**TASK TO COMPLETE:**
Copy nothing but the lines below running from the line containing "What is r(335) + 310407, if r(k) = k*k²?" through the line containing "Answer: -38325", both end lines included.

**RECORDS SUPPLIED:**
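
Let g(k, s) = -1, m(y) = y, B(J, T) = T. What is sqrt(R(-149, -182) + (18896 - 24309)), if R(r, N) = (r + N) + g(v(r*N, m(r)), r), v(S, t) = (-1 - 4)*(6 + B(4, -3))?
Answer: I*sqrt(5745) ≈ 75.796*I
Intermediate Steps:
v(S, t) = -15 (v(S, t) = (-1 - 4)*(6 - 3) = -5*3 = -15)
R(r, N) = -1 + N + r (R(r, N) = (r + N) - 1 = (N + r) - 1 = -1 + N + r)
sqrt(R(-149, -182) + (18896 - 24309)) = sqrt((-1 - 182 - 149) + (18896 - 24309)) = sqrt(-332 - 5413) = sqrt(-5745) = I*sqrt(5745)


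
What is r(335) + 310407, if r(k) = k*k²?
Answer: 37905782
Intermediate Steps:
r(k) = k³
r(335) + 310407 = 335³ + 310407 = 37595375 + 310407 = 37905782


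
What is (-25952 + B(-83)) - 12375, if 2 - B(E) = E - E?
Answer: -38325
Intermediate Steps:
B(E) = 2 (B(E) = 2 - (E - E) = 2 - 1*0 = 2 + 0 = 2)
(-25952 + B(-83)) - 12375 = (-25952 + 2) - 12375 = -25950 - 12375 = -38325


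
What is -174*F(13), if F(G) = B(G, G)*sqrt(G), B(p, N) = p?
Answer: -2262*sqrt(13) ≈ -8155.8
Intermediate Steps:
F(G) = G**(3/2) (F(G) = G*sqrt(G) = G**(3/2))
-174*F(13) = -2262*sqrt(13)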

==

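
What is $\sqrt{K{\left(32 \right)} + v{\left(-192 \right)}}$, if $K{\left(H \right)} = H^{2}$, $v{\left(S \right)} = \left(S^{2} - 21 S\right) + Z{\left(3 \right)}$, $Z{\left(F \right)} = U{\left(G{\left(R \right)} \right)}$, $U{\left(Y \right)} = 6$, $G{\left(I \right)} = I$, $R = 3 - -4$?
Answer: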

**RESULT OF THE TASK:**
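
What is r(335) + 310407, if r(k) = k*k²?
Answer: 37905782
Intermediate Steps:
r(k) = k³
r(335) + 310407 = 335³ + 310407 = 37595375 + 310407 = 37905782


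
What is (-25952 + B(-83)) - 12375, if 2 - B(E) = E - E?
Answer: -38325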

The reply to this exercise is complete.